- _Exercise_
Search the records below for the word "discriminatory". Pull out each line that has it.

*** Dataset records Section Begins ***

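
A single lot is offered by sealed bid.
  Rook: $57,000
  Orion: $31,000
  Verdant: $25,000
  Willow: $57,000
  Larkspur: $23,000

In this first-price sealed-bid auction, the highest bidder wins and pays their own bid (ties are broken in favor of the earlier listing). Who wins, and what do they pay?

First-price sealed-bid auction: the highest bidder wins and pays their own bid.
Bids ranked: 57,000 (Rook) > 57,000 (Willow) > 31,000 (Orion) > 25,000 (Verdant) > 23,000 (Larkspur)
Tie at $57,000 → Rook wins by tie-break.
First-price: Rook pays what they bid, $57,000.

Rook pays $57,000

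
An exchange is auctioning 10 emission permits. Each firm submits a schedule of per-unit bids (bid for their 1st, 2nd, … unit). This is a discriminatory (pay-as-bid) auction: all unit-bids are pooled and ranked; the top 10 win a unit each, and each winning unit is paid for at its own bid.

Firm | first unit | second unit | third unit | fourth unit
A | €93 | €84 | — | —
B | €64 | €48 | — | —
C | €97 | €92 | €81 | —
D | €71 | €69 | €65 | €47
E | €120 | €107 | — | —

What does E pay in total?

E pays €227

All unit-bids, highest first — top 10: 120 (E-1), 107 (E-2), 97 (C-1), 93 (A-1), 92 (C-2), 84 (A-2), 81 (C-3), 71 (D-1), 69 (D-2), 65 (D-3)
Next rejected bid: €64 (not a price — pay-as-bid).
E's winning unit-bids: 120 + 107 = €227.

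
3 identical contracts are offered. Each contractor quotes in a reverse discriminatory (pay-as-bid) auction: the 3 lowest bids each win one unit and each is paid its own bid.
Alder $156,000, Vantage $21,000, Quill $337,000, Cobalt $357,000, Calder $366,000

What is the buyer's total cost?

Total cost: $514,000

Sorting: 21,000 (Vantage), 156,000 (Alder), 337,000 (Quill), 357,000 (Cobalt), 366,000 (Calder)
The 3 lowest are Vantage, Alder, Quill.
Total cost = 21,000 + 156,000 + 337,000 = $514,000.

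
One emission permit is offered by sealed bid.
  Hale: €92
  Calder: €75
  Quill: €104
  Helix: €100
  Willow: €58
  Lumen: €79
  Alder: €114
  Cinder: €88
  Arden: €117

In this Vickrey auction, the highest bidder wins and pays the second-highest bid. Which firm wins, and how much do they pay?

Sorting bids: 117 (Arden) > 114 (Alder) > 104 (Quill) > 100 (Helix) > 92 (Hale) > 88 (Cinder) > …
Second-price: Arden pays Alder's bid of €114.

Arden pays €114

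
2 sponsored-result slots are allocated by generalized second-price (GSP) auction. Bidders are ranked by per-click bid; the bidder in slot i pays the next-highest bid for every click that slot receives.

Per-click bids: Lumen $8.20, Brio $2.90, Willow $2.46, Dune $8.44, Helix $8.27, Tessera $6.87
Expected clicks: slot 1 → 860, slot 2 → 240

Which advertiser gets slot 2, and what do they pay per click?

Helix; $8.20 per click

Per-click bids in order: $8.44 (Dune) > $8.27 (Helix) > $8.20 (Lumen) > …
Slot 2 goes to the second-ranked bidder, Helix, who pays the next bid down: $8.20/click.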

*** Dataset records Section Ends ***

- _Result of this exercise_
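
An exchange is auctioning 10 emission permits. Each firm submits a schedule of per-unit bids (bid for their 1st, 2nd, … unit). This is a discriminatory (pay-as-bid) auction: all unit-bids are pooled and ranked; the top 10 win a unit each, and each winning unit is paid for at its own bid.
3 identical contracts are offered. Each contractor quotes in a reverse discriminatory (pay-as-bid) auction: the 3 lowest bids each win one unit and each is paid its own bid.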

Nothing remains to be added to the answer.